(Stored items)
-----

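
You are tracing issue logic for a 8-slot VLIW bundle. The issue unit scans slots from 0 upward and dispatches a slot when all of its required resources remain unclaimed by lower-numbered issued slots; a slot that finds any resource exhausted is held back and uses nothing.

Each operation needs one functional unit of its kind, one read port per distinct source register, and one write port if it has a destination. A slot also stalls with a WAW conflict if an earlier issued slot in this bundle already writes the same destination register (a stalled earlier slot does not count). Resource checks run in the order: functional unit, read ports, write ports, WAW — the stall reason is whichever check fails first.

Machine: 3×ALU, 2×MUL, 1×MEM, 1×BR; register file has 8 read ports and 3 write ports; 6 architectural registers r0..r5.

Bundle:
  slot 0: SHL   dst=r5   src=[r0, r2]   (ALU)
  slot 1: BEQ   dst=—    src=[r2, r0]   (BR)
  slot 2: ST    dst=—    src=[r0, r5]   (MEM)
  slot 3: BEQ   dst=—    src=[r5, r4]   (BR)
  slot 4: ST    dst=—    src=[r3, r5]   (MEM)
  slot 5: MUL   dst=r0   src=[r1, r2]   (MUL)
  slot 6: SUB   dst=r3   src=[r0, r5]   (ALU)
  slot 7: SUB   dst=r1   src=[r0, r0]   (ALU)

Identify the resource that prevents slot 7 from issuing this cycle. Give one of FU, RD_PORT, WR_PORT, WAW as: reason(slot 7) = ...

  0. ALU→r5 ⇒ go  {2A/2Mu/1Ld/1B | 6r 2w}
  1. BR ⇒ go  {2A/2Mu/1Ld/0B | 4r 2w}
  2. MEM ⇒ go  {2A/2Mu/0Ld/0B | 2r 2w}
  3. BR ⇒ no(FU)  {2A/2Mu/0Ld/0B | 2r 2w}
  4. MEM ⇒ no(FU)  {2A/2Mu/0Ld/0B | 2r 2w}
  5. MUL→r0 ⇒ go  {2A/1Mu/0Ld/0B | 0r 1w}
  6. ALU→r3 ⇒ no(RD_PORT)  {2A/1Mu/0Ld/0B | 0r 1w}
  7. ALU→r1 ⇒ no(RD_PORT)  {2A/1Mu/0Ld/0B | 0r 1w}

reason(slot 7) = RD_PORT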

-----

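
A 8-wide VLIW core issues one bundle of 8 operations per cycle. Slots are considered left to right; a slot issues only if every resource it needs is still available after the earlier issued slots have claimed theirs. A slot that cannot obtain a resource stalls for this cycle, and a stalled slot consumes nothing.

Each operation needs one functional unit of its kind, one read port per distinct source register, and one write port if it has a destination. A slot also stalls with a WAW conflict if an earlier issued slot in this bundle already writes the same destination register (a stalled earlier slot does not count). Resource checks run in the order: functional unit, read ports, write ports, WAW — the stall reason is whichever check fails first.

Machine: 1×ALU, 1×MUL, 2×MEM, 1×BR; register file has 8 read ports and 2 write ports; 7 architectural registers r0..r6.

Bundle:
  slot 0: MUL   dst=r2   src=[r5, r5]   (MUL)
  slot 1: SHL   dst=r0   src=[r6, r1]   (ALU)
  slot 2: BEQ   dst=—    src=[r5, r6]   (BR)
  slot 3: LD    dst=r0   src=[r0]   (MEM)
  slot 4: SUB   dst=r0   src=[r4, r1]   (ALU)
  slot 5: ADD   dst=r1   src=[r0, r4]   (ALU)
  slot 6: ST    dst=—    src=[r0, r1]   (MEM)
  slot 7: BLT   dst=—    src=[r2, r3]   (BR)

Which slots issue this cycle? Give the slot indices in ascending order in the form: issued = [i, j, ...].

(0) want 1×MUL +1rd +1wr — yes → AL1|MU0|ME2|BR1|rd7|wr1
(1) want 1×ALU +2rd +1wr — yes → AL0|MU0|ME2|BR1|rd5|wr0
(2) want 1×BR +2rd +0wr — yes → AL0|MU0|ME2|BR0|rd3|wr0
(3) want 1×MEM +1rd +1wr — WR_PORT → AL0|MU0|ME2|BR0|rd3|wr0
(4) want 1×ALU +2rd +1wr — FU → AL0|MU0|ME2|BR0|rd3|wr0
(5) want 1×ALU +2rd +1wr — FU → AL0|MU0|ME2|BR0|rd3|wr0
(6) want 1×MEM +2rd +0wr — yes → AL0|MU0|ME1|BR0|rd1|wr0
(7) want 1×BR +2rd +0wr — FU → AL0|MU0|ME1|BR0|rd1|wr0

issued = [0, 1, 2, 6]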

-----

- _What the exercise asks_: Output, from the data above, the lines from the line with "You are tracing" to the line with "slot 0: SHL" exactly as they stand, both ends included and nothing else.

- _Solution to the problem_:
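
You are tracing issue logic for a 8-slot VLIW bundle. The issue unit scans slots from 0 upward and dispatches a slot when all of its required resources remain unclaimed by lower-numbered issued slots; a slot that finds any resource exhausted is held back and uses nothing.

Each operation needs one functional unit of its kind, one read port per distinct source register, and one write port if it has a destination. A slot also stalls with a WAW conflict if an earlier issued slot in this bundle already writes the same destination register (a stalled earlier slot does not count). Resource checks run in the order: functional unit, read ports, write ports, WAW — the stall reason is whichever check fails first.

Machine: 3×ALU, 2×MUL, 1×MEM, 1×BR; register file has 8 read ports and 3 write ports; 6 architectural registers r0..r5.

Bundle:
  slot 0: SHL   dst=r5   src=[r0, r2]   (ALU)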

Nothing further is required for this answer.